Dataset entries

- Opening Delimiter -

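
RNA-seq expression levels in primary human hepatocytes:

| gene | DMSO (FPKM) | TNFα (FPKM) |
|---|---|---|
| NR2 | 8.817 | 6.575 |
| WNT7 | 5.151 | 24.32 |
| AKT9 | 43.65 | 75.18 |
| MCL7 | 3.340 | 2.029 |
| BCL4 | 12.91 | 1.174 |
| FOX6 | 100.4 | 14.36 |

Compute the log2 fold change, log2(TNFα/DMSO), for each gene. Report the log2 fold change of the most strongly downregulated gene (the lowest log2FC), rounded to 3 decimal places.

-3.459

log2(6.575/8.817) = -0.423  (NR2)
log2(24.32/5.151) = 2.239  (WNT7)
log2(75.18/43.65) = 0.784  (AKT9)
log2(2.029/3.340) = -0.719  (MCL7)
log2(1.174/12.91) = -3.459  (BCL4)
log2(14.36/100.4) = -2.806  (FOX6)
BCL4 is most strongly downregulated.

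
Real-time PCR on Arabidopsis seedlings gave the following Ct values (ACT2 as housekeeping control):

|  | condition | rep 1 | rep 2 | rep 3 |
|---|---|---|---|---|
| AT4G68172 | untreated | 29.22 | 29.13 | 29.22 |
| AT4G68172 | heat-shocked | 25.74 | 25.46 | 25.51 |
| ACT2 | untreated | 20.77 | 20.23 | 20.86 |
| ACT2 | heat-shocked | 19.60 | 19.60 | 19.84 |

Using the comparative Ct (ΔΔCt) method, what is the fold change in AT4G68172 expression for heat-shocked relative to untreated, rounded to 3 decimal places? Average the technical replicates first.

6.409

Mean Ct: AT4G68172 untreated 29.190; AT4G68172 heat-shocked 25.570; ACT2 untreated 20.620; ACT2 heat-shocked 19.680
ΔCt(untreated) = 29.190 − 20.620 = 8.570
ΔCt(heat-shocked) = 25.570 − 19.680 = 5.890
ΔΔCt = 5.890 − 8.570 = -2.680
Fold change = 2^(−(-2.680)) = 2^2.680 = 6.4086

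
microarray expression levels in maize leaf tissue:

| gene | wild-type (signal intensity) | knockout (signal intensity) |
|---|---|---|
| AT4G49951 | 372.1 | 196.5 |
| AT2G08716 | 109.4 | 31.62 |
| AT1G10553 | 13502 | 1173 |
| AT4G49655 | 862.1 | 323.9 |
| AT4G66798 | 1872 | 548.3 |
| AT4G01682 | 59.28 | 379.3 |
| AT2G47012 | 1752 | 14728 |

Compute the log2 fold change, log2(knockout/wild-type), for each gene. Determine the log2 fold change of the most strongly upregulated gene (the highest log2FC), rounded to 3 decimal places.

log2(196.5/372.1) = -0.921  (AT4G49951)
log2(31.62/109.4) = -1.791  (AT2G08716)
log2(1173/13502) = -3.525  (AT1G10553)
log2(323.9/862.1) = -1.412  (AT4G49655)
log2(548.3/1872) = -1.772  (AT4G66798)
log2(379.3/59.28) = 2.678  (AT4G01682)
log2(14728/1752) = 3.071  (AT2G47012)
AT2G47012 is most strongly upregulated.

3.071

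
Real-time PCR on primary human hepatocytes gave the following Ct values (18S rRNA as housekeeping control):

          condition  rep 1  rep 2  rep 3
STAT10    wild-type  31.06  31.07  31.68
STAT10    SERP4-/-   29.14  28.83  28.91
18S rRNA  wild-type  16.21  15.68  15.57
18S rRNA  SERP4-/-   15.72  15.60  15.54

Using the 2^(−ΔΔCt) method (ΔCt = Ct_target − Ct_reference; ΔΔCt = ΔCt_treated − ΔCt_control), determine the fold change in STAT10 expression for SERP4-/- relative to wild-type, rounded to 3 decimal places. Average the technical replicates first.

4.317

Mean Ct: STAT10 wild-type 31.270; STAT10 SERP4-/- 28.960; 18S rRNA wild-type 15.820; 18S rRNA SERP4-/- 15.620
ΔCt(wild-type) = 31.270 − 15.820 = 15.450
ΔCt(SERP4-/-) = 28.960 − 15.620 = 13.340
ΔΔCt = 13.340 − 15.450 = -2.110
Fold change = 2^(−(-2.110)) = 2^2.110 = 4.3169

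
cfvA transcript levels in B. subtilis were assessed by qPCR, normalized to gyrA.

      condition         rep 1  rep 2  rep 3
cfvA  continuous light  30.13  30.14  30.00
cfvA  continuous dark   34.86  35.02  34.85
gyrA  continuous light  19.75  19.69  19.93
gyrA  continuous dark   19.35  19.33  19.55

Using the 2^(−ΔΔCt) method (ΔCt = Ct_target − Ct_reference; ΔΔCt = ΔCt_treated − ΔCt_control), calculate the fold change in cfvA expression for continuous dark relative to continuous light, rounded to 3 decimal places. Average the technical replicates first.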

- Closing Delimiter -

ASSIGNMENT:
Write the whole of the data out again exactly as it stands.

TASK SOLUTION:
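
RNA-seq expression levels in primary human hepatocytes:

| gene | DMSO (FPKM) | TNFα (FPKM) |
|---|---|---|
| NR2 | 8.817 | 6.575 |
| WNT7 | 5.151 | 24.32 |
| AKT9 | 43.65 | 75.18 |
| MCL7 | 3.340 | 2.029 |
| BCL4 | 12.91 | 1.174 |
| FOX6 | 100.4 | 14.36 |

Compute the log2 fold change, log2(TNFα/DMSO), for each gene. Report the log2 fold change of the most strongly downregulated gene (the lowest log2FC), rounded to 3 decimal places.

-3.459

log2(6.575/8.817) = -0.423  (NR2)
log2(24.32/5.151) = 2.239  (WNT7)
log2(75.18/43.65) = 0.784  (AKT9)
log2(2.029/3.340) = -0.719  (MCL7)
log2(1.174/12.91) = -3.459  (BCL4)
log2(14.36/100.4) = -2.806  (FOX6)
BCL4 is most strongly downregulated.

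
Real-time PCR on Arabidopsis seedlings gave the following Ct values (ACT2 as housekeeping control):

|  | condition | rep 1 | rep 2 | rep 3 |
|---|---|---|---|---|
| AT4G68172 | untreated | 29.22 | 29.13 | 29.22 |
| AT4G68172 | heat-shocked | 25.74 | 25.46 | 25.51 |
| ACT2 | untreated | 20.77 | 20.23 | 20.86 |
| ACT2 | heat-shocked | 19.60 | 19.60 | 19.84 |

Using the comparative Ct (ΔΔCt) method, what is the fold change in AT4G68172 expression for heat-shocked relative to untreated, rounded to 3 decimal places? Average the technical replicates first.

6.409

Mean Ct: AT4G68172 untreated 29.190; AT4G68172 heat-shocked 25.570; ACT2 untreated 20.620; ACT2 heat-shocked 19.680
ΔCt(untreated) = 29.190 − 20.620 = 8.570
ΔCt(heat-shocked) = 25.570 − 19.680 = 5.890
ΔΔCt = 5.890 − 8.570 = -2.680
Fold change = 2^(−(-2.680)) = 2^2.680 = 6.4086

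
microarray expression levels in maize leaf tissue:

| gene | wild-type (signal intensity) | knockout (signal intensity) |
|---|---|---|
| AT4G49951 | 372.1 | 196.5 |
| AT2G08716 | 109.4 | 31.62 |
| AT1G10553 | 13502 | 1173 |
| AT4G49655 | 862.1 | 323.9 |
| AT4G66798 | 1872 | 548.3 |
| AT4G01682 | 59.28 | 379.3 |
| AT2G47012 | 1752 | 14728 |

Compute the log2 fold change, log2(knockout/wild-type), for each gene. Determine the log2 fold change of the most strongly upregulated gene (the highest log2FC), rounded to 3 decimal places.

log2(196.5/372.1) = -0.921  (AT4G49951)
log2(31.62/109.4) = -1.791  (AT2G08716)
log2(1173/13502) = -3.525  (AT1G10553)
log2(323.9/862.1) = -1.412  (AT4G49655)
log2(548.3/1872) = -1.772  (AT4G66798)
log2(379.3/59.28) = 2.678  (AT4G01682)
log2(14728/1752) = 3.071  (AT2G47012)
AT2G47012 is most strongly upregulated.

3.071

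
Real-time PCR on primary human hepatocytes gave the following Ct values (18S rRNA as housekeeping control):

          condition  rep 1  rep 2  rep 3
STAT10    wild-type  31.06  31.07  31.68
STAT10    SERP4-/-   29.14  28.83  28.91
18S rRNA  wild-type  16.21  15.68  15.57
18S rRNA  SERP4-/-   15.72  15.60  15.54

Using the 2^(−ΔΔCt) method (ΔCt = Ct_target − Ct_reference; ΔΔCt = ΔCt_treated − ΔCt_control), determine the fold change in STAT10 expression for SERP4-/- relative to wild-type, rounded to 3 decimal places. Average the technical replicates first.

4.317

Mean Ct: STAT10 wild-type 31.270; STAT10 SERP4-/- 28.960; 18S rRNA wild-type 15.820; 18S rRNA SERP4-/- 15.620
ΔCt(wild-type) = 31.270 − 15.820 = 15.450
ΔCt(SERP4-/-) = 28.960 − 15.620 = 13.340
ΔΔCt = 13.340 − 15.450 = -2.110
Fold change = 2^(−(-2.110)) = 2^2.110 = 4.3169

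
cfvA transcript levels in B. subtilis were assessed by qPCR, normalized to gyrA.

      condition         rep 1  rep 2  rep 3
cfvA  continuous light  30.13  30.14  30.00
cfvA  continuous dark   34.86  35.02  34.85
gyrA  continuous light  19.75  19.69  19.93
gyrA  continuous dark   19.35  19.33  19.55

Using the 2^(−ΔΔCt) method (ΔCt = Ct_target − Ct_reference; ΔΔCt = ΔCt_treated − ΔCt_control), calculate the fold change in cfvA expression for continuous dark relative to continuous light, rounded to 3 decimal places. Average the technical replicates first.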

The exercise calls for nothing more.